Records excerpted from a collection
__________

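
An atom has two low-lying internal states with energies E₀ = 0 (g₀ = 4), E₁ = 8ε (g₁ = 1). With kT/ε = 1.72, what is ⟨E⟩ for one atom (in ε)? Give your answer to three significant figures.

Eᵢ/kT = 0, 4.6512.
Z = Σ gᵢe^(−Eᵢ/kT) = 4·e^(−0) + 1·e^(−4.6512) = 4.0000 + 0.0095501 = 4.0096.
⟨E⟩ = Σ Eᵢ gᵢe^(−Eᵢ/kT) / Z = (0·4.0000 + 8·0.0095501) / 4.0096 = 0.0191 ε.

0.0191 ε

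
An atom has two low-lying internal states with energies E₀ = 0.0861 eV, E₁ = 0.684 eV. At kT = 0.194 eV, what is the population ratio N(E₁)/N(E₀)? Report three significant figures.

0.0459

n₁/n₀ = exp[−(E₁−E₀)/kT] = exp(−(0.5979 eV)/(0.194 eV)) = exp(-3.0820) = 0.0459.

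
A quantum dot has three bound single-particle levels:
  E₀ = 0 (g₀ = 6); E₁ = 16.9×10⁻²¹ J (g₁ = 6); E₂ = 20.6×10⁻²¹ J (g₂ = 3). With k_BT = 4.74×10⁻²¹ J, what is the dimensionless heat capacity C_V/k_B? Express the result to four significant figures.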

__________

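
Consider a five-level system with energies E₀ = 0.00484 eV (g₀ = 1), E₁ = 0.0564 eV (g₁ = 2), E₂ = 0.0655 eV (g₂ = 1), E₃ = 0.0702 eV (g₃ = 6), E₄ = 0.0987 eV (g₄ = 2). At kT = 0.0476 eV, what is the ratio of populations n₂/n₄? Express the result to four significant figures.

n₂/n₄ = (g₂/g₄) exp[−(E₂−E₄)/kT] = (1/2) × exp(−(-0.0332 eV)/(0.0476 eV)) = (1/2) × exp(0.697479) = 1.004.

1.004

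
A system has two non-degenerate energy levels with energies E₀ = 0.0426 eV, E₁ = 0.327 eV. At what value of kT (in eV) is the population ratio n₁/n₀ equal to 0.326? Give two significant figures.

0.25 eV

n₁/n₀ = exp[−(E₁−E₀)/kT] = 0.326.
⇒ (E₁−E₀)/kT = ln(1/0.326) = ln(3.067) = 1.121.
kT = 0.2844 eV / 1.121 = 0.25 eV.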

__________

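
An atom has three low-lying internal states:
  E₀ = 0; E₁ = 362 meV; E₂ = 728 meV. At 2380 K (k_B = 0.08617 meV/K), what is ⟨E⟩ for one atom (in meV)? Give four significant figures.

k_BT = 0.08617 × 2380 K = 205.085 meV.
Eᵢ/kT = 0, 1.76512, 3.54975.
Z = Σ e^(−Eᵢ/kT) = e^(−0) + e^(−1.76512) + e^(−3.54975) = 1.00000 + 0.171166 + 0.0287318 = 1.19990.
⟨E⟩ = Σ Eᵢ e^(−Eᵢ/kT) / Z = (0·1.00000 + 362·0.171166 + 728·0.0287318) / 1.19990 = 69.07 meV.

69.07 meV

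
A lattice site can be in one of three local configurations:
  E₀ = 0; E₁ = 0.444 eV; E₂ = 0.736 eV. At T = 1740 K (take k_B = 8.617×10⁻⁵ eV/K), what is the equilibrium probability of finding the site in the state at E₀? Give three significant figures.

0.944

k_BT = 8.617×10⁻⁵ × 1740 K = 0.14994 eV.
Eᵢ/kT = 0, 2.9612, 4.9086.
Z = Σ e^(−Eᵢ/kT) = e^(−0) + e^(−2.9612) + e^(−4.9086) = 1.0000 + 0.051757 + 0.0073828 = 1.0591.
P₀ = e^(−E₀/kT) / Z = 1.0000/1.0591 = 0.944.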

__________

● What to do: For this exercise, please output exactly the lines above starting at the line with "An atom has three" and ending at the line with "A lattice site", ends included.

● Result:
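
An atom has three low-lying internal states:
  E₀ = 0; E₁ = 362 meV; E₂ = 728 meV. At 2380 K (k_B = 0.08617 meV/K), what is ⟨E⟩ for one atom (in meV)? Give four significant figures.

k_BT = 0.08617 × 2380 K = 205.085 meV.
Eᵢ/kT = 0, 1.76512, 3.54975.
Z = Σ e^(−Eᵢ/kT) = e^(−0) + e^(−1.76512) + e^(−3.54975) = 1.00000 + 0.171166 + 0.0287318 = 1.19990.
⟨E⟩ = Σ Eᵢ e^(−Eᵢ/kT) / Z = (0·1.00000 + 362·0.171166 + 728·0.0287318) / 1.19990 = 69.07 meV.

69.07 meV

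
A lattice site can be in one of three local configurations: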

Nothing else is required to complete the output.